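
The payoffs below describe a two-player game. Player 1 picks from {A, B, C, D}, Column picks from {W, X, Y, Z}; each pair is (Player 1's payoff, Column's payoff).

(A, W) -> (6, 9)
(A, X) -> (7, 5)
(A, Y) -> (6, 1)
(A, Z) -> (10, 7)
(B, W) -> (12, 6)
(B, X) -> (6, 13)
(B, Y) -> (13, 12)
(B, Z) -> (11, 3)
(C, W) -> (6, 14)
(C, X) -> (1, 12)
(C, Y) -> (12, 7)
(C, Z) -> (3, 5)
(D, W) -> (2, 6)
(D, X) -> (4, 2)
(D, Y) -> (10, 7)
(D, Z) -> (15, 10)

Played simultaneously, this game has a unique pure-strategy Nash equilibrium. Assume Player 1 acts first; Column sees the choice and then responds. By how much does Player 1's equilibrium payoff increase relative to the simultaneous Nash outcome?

0

Column best-responds to each possible Player 1 move:
- A: BR = W, leader payoff 6.
- B: BR = X, leader payoff 6.
- C: BR = W, leader payoff 6.
- D: BR = Z, leader payoff 15.
Maximizing over 6, 6, 6, 15, Player 1 chooses D. Subgame-perfect outcome: (D, Z) with payoffs (15, 10).
Now find the simultaneous Nash equilibrium.
Player 1's best replies: W→B; X→A; Y→B; Z→D.
Column's best replies: A→W; B→X; C→W; D→Z.
The unique mutual best reply is (D, Z), giving (15, 10).
Player 1's commitment gain: 15 − 15 = 0.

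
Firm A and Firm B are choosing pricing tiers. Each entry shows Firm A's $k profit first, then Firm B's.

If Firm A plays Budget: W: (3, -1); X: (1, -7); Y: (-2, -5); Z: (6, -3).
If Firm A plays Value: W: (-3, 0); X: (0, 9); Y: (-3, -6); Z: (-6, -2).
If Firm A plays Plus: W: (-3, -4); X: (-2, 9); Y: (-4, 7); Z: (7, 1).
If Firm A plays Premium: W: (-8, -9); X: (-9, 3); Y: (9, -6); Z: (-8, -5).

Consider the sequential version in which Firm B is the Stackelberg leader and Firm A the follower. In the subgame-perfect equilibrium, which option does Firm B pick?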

AIM OF THE EXERCISE:
Find the word "plays" in the entries. Copy each line that holds it.

YOUR SOLUTION:
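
If Firm A plays Budget: W: (3, -1); X: (1, -7); Y: (-2, -5); Z: (6, -3).
If Firm A plays Value: W: (-3, 0); X: (0, 9); Y: (-3, -6); Z: (-6, -2).
If Firm A plays Plus: W: (-3, -4); X: (-2, 9); Y: (-4, 7); Z: (7, 1).
If Firm A plays Premium: W: (-8, -9); X: (-9, 3); Y: (9, -6); Z: (-8, -5).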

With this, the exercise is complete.